■ **Record set**

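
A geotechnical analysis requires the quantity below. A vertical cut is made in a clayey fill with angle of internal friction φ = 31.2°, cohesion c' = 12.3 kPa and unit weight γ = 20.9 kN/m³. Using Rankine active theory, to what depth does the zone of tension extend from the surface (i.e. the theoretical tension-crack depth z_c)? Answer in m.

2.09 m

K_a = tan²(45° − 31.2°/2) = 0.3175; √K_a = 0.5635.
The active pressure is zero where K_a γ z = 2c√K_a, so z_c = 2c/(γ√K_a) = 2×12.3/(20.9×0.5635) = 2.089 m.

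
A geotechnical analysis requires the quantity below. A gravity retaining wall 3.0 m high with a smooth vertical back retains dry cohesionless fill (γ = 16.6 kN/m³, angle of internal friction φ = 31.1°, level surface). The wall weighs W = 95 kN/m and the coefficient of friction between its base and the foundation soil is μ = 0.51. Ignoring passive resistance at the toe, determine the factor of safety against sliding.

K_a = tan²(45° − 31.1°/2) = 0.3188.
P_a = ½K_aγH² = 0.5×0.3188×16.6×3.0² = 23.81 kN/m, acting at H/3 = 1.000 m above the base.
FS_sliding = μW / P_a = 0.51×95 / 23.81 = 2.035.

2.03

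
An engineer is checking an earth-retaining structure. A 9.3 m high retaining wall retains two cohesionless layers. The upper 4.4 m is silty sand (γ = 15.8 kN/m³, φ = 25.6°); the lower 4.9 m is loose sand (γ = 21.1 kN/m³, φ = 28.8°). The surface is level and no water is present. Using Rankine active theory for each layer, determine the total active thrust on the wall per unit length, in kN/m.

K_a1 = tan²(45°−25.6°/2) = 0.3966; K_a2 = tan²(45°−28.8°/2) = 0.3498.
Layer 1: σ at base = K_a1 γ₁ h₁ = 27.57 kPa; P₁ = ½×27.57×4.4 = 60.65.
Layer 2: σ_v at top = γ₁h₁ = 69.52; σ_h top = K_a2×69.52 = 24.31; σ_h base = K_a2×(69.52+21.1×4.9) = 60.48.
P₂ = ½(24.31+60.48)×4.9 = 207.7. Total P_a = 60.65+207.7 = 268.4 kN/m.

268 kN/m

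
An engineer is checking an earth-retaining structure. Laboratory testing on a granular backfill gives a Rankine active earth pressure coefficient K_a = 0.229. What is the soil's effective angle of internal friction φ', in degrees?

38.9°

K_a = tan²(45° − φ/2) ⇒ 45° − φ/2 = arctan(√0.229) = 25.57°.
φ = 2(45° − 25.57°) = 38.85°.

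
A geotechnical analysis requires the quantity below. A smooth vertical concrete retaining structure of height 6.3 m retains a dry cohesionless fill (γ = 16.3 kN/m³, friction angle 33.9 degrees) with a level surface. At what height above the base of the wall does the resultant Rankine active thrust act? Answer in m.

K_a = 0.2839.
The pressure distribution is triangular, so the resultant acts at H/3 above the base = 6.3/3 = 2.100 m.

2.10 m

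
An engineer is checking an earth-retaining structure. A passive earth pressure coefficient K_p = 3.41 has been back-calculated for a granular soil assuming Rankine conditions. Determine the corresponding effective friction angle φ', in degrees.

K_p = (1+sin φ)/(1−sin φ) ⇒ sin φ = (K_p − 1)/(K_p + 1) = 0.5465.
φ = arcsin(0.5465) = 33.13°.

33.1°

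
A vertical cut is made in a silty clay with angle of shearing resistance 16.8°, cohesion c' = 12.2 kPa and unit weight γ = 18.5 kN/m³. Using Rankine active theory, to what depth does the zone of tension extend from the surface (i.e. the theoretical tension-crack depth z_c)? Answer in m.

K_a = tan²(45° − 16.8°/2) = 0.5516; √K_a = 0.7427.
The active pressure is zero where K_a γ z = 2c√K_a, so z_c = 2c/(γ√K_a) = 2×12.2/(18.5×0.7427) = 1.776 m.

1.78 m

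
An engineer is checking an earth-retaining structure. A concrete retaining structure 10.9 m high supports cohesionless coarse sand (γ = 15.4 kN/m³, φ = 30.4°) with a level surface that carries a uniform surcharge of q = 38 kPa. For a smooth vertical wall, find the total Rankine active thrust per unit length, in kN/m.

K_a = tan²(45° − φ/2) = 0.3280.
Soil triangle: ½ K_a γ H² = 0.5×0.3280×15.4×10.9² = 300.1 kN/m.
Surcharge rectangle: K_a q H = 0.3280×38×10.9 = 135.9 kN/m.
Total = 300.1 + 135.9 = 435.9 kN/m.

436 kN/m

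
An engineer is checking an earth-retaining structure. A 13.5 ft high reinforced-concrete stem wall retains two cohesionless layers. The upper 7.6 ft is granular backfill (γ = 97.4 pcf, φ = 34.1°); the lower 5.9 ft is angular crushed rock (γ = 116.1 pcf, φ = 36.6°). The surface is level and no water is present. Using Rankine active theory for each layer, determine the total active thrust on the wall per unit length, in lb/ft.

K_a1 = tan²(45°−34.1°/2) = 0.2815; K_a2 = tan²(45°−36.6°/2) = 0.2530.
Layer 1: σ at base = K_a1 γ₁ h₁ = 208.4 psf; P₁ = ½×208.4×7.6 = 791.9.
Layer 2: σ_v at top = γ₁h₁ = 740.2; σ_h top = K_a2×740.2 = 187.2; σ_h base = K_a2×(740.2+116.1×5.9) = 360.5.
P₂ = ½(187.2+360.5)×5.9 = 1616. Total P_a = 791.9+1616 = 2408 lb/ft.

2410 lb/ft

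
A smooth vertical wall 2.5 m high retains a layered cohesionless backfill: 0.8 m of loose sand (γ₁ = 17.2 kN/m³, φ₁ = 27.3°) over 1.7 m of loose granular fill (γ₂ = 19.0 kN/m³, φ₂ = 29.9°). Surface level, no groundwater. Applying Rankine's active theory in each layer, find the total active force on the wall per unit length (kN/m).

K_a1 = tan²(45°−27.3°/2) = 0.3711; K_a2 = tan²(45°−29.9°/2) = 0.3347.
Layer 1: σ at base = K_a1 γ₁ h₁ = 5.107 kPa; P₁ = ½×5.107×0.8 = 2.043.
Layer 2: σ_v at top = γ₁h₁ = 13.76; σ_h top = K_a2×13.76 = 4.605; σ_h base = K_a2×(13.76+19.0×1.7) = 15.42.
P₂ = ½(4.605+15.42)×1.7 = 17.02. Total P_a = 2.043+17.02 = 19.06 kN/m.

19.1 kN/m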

■ **Action item**
Each and every record above needs writing out exactly.

■ **Expected output**
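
A geotechnical analysis requires the quantity below. A vertical cut is made in a clayey fill with angle of internal friction φ = 31.2°, cohesion c' = 12.3 kPa and unit weight γ = 20.9 kN/m³. Using Rankine active theory, to what depth does the zone of tension extend from the surface (i.e. the theoretical tension-crack depth z_c)? Answer in m.

2.09 m

K_a = tan²(45° − 31.2°/2) = 0.3175; √K_a = 0.5635.
The active pressure is zero where K_a γ z = 2c√K_a, so z_c = 2c/(γ√K_a) = 2×12.3/(20.9×0.5635) = 2.089 m.

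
A geotechnical analysis requires the quantity below. A gravity retaining wall 3.0 m high with a smooth vertical back retains dry cohesionless fill (γ = 16.6 kN/m³, angle of internal friction φ = 31.1°, level surface). The wall weighs W = 95 kN/m and the coefficient of friction between its base and the foundation soil is μ = 0.51. Ignoring passive resistance at the toe, determine the factor of safety against sliding.

K_a = tan²(45° − 31.1°/2) = 0.3188.
P_a = ½K_aγH² = 0.5×0.3188×16.6×3.0² = 23.81 kN/m, acting at H/3 = 1.000 m above the base.
FS_sliding = μW / P_a = 0.51×95 / 23.81 = 2.035.

2.03

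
An engineer is checking an earth-retaining structure. A 9.3 m high retaining wall retains two cohesionless layers. The upper 4.4 m is silty sand (γ = 15.8 kN/m³, φ = 25.6°); the lower 4.9 m is loose sand (γ = 21.1 kN/m³, φ = 28.8°). The surface is level and no water is present. Using Rankine active theory for each layer, determine the total active thrust on the wall per unit length, in kN/m.

K_a1 = tan²(45°−25.6°/2) = 0.3966; K_a2 = tan²(45°−28.8°/2) = 0.3498.
Layer 1: σ at base = K_a1 γ₁ h₁ = 27.57 kPa; P₁ = ½×27.57×4.4 = 60.65.
Layer 2: σ_v at top = γ₁h₁ = 69.52; σ_h top = K_a2×69.52 = 24.31; σ_h base = K_a2×(69.52+21.1×4.9) = 60.48.
P₂ = ½(24.31+60.48)×4.9 = 207.7. Total P_a = 60.65+207.7 = 268.4 kN/m.

268 kN/m

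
An engineer is checking an earth-retaining structure. Laboratory testing on a granular backfill gives a Rankine active earth pressure coefficient K_a = 0.229. What is the soil's effective angle of internal friction φ', in degrees?

38.9°

K_a = tan²(45° − φ/2) ⇒ 45° − φ/2 = arctan(√0.229) = 25.57°.
φ = 2(45° − 25.57°) = 38.85°.

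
A geotechnical analysis requires the quantity below. A smooth vertical concrete retaining structure of height 6.3 m retains a dry cohesionless fill (γ = 16.3 kN/m³, friction angle 33.9 degrees) with a level surface. At what height above the base of the wall does the resultant Rankine active thrust act? Answer in m.

K_a = 0.2839.
The pressure distribution is triangular, so the resultant acts at H/3 above the base = 6.3/3 = 2.100 m.

2.10 m

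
An engineer is checking an earth-retaining structure. A passive earth pressure coefficient K_p = 3.41 has been back-calculated for a granular soil assuming Rankine conditions. Determine the corresponding effective friction angle φ', in degrees.

K_p = (1+sin φ)/(1−sin φ) ⇒ sin φ = (K_p − 1)/(K_p + 1) = 0.5465.
φ = arcsin(0.5465) = 33.13°.

33.1°

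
A vertical cut is made in a silty clay with angle of shearing resistance 16.8°, cohesion c' = 12.2 kPa and unit weight γ = 18.5 kN/m³. Using Rankine active theory, to what depth does the zone of tension extend from the surface (i.e. the theoretical tension-crack depth z_c)? Answer in m.

K_a = tan²(45° − 16.8°/2) = 0.5516; √K_a = 0.7427.
The active pressure is zero where K_a γ z = 2c√K_a, so z_c = 2c/(γ√K_a) = 2×12.2/(18.5×0.7427) = 1.776 m.

1.78 m

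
An engineer is checking an earth-retaining structure. A concrete retaining structure 10.9 m high supports cohesionless coarse sand (γ = 15.4 kN/m³, φ = 30.4°) with a level surface that carries a uniform surcharge of q = 38 kPa. For a smooth vertical wall, find the total Rankine active thrust per unit length, in kN/m.

K_a = tan²(45° − φ/2) = 0.3280.
Soil triangle: ½ K_a γ H² = 0.5×0.3280×15.4×10.9² = 300.1 kN/m.
Surcharge rectangle: K_a q H = 0.3280×38×10.9 = 135.9 kN/m.
Total = 300.1 + 135.9 = 435.9 kN/m.

436 kN/m

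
An engineer is checking an earth-retaining structure. A 13.5 ft high reinforced-concrete stem wall retains two cohesionless layers. The upper 7.6 ft is granular backfill (γ = 97.4 pcf, φ = 34.1°); the lower 5.9 ft is angular crushed rock (γ = 116.1 pcf, φ = 36.6°). The surface is level and no water is present. Using Rankine active theory for each layer, determine the total active thrust on the wall per unit length, in lb/ft.

K_a1 = tan²(45°−34.1°/2) = 0.2815; K_a2 = tan²(45°−36.6°/2) = 0.2530.
Layer 1: σ at base = K_a1 γ₁ h₁ = 208.4 psf; P₁ = ½×208.4×7.6 = 791.9.
Layer 2: σ_v at top = γ₁h₁ = 740.2; σ_h top = K_a2×740.2 = 187.2; σ_h base = K_a2×(740.2+116.1×5.9) = 360.5.
P₂ = ½(187.2+360.5)×5.9 = 1616. Total P_a = 791.9+1616 = 2408 lb/ft.

2410 lb/ft

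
A smooth vertical wall 2.5 m high retains a layered cohesionless backfill: 0.8 m of loose sand (γ₁ = 17.2 kN/m³, φ₁ = 27.3°) over 1.7 m of loose granular fill (γ₂ = 19.0 kN/m³, φ₂ = 29.9°). Surface level, no groundwater. Applying Rankine's active theory in each layer, find the total active force on the wall per unit length (kN/m).

K_a1 = tan²(45°−27.3°/2) = 0.3711; K_a2 = tan²(45°−29.9°/2) = 0.3347.
Layer 1: σ at base = K_a1 γ₁ h₁ = 5.107 kPa; P₁ = ½×5.107×0.8 = 2.043.
Layer 2: σ_v at top = γ₁h₁ = 13.76; σ_h top = K_a2×13.76 = 4.605; σ_h base = K_a2×(13.76+19.0×1.7) = 15.42.
P₂ = ½(4.605+15.42)×1.7 = 17.02. Total P_a = 2.043+17.02 = 19.06 kN/m.

19.1 kN/m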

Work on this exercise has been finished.